**TASK DIRECTIONS**
Could you write out each of the records below exactly?

*** Opening of GIVEN INFORMATION ***

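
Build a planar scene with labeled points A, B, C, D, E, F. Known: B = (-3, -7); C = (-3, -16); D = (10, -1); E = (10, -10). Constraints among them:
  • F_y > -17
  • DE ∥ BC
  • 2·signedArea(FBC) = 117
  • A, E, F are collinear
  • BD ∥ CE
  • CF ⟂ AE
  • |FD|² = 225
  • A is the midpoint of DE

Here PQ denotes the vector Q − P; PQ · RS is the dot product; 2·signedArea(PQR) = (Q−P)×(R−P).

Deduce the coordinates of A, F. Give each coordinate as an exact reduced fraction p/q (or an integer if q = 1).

1. A_x = 10  [A is the midpoint of DE]
2. A_y = -11/2  [A is the midpoint of DE]
   → A = (10, -11/2)
3. F_x = 10  [A, E, F are collinear ∩ CF ⟂ AE]
4. F_y = -16  [A, E, F are collinear ∩ CF ⟂ AE]
   → F = (10, -16)

A = (10, -11/2)
F = (10, -16)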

*** Close of GIVEN INFORMATION ***

**RESULT OF THIS TASK**
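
Build a planar scene with labeled points A, B, C, D, E, F. Known: B = (-3, -7); C = (-3, -16); D = (10, -1); E = (10, -10). Constraints among them:
  • F_y > -17
  • DE ∥ BC
  • 2·signedArea(FBC) = 117
  • A, E, F are collinear
  • BD ∥ CE
  • CF ⟂ AE
  • |FD|² = 225
  • A is the midpoint of DE

Here PQ denotes the vector Q − P; PQ · RS is the dot product; 2·signedArea(PQR) = (Q−P)×(R−P).

Deduce the coordinates of A, F. Give each coordinate as an exact reduced fraction p/q (or an integer if q = 1).

1. A_x = 10  [A is the midpoint of DE]
2. A_y = -11/2  [A is the midpoint of DE]
   → A = (10, -11/2)
3. F_x = 10  [A, E, F are collinear ∩ CF ⟂ AE]
4. F_y = -16  [A, E, F are collinear ∩ CF ⟂ AE]
   → F = (10, -16)

A = (10, -11/2)
F = (10, -16)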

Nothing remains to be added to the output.